Records from a collection:
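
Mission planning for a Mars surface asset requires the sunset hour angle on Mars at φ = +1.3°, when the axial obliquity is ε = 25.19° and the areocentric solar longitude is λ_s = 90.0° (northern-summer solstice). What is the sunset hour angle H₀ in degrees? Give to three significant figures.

H₀ = 90.6°

sin δ = sin 25.19° × sin 90.0° = 0.42562, so δ = +25.190°.
cos H₀ = −tan φ · tan δ = −tan(+1.3°) × tan(+25.190°) = -0.0107, so H₀ = 1.5815 rad = 90.61°.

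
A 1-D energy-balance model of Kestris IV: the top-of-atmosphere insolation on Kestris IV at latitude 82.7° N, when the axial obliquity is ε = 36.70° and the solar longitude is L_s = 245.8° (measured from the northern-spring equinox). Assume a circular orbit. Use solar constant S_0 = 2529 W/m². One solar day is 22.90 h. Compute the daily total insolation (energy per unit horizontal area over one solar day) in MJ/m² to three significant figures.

Solar declination: sin δ = sin ε · sin L_s = sin 36.70° × sin 245.8° = -0.54511, so δ = -33.032°.
cos h₀ = −tan(+82.7°) tan(-33.032°) = 5.0756 ≥ 1 ⇒ polar night, h₀ = 0 and Q̄ = 0.
Daily total = Q̄ × 22.90 h × 3600 s/h = 0.00 MJ/m².

0.00 MJ/m²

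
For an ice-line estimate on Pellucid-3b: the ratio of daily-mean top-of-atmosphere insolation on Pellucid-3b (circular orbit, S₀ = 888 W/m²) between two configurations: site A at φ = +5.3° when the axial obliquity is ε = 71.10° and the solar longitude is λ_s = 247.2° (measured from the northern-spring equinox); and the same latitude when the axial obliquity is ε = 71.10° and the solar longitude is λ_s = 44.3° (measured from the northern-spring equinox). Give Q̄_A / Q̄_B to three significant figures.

— Configuration A (φ=+5.3°):
Solar declination: sin δ = sin ε · sin λ_s = sin 71.10° × sin 247.2° = -0.87216, so δ = -60.711°.
cos H₀ = −tan(+5.3°) tan(-60.711°) = 0.1654, H₀ = 1.4047 rad.
Bracket: H₀ sin φ sin δ + cos φ cos δ sin H₀ = 1.4047×0.09237×-0.87216 + 0.99572×0.48922×0.98623 = -0.113165 + 0.480418 = 0.367253.
Q̄ = (S₀/π) × [bracket] = (888/π) × 0.367253 = 103.81 W/m².
— Configuration B (φ=+5.3°):
Solar declination: sin δ = sin ε · sin λ_s = sin 71.10° × sin 44.3° = 0.66076, so δ = +41.358°.
cos H₀ = −tan(+5.3°) tan(+41.358°) = -0.0817, H₀ = 1.6526 rad.
Bracket: H₀ sin φ sin δ + cos φ cos δ sin H₀ = 1.6526×0.09237×0.66076 + 0.99572×0.75060×0.99666 = 0.100865 + 0.744891 = 0.845756.
Q̄ = (S₀/π) × [bracket] = (888/π) × 0.845756 = 239.06 W/m².
Ratio Q̄_A / Q̄_B = 103.81 / 239.06 = 0.4342.

Q̄_A / Q̄_B ≈ 0.434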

### [The task]
Could the data above be set down exactly, in full?

### [Answer to this problem]
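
Mission planning for a Mars surface asset requires the sunset hour angle on Mars at φ = +1.3°, when the axial obliquity is ε = 25.19° and the areocentric solar longitude is λ_s = 90.0° (northern-summer solstice). What is the sunset hour angle H₀ in degrees? Give to three significant figures.

H₀ = 90.6°

sin δ = sin 25.19° × sin 90.0° = 0.42562, so δ = +25.190°.
cos H₀ = −tan φ · tan δ = −tan(+1.3°) × tan(+25.190°) = -0.0107, so H₀ = 1.5815 rad = 90.61°.

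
A 1-D energy-balance model of Kestris IV: the top-of-atmosphere insolation on Kestris IV at latitude 82.7° N, when the axial obliquity is ε = 36.70° and the solar longitude is L_s = 245.8° (measured from the northern-spring equinox). Assume a circular orbit. Use solar constant S_0 = 2529 W/m². One solar day is 22.90 h. Compute the daily total insolation (energy per unit horizontal area over one solar day) in MJ/m² to three significant figures.

Solar declination: sin δ = sin ε · sin L_s = sin 36.70° × sin 245.8° = -0.54511, so δ = -33.032°.
cos h₀ = −tan(+82.7°) tan(-33.032°) = 5.0756 ≥ 1 ⇒ polar night, h₀ = 0 and Q̄ = 0.
Daily total = Q̄ × 22.90 h × 3600 s/h = 0.00 MJ/m².

0.00 MJ/m²

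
For an ice-line estimate on Pellucid-3b: the ratio of daily-mean top-of-atmosphere insolation on Pellucid-3b (circular orbit, S₀ = 888 W/m²) between two configurations: site A at φ = +5.3° when the axial obliquity is ε = 71.10° and the solar longitude is λ_s = 247.2° (measured from the northern-spring equinox); and the same latitude when the axial obliquity is ε = 71.10° and the solar longitude is λ_s = 44.3° (measured from the northern-spring equinox). Give Q̄_A / Q̄_B to three significant figures.

— Configuration A (φ=+5.3°):
Solar declination: sin δ = sin ε · sin λ_s = sin 71.10° × sin 247.2° = -0.87216, so δ = -60.711°.
cos H₀ = −tan(+5.3°) tan(-60.711°) = 0.1654, H₀ = 1.4047 rad.
Bracket: H₀ sin φ sin δ + cos φ cos δ sin H₀ = 1.4047×0.09237×-0.87216 + 0.99572×0.48922×0.98623 = -0.113165 + 0.480418 = 0.367253.
Q̄ = (S₀/π) × [bracket] = (888/π) × 0.367253 = 103.81 W/m².
— Configuration B (φ=+5.3°):
Solar declination: sin δ = sin ε · sin λ_s = sin 71.10° × sin 44.3° = 0.66076, so δ = +41.358°.
cos H₀ = −tan(+5.3°) tan(+41.358°) = -0.0817, H₀ = 1.6526 rad.
Bracket: H₀ sin φ sin δ + cos φ cos δ sin H₀ = 1.6526×0.09237×0.66076 + 0.99572×0.75060×0.99666 = 0.100865 + 0.744891 = 0.845756.
Q̄ = (S₀/π) × [bracket] = (888/π) × 0.845756 = 239.06 W/m².
Ratio Q̄_A / Q̄_B = 103.81 / 239.06 = 0.4342.

Q̄_A / Q̄_B ≈ 0.434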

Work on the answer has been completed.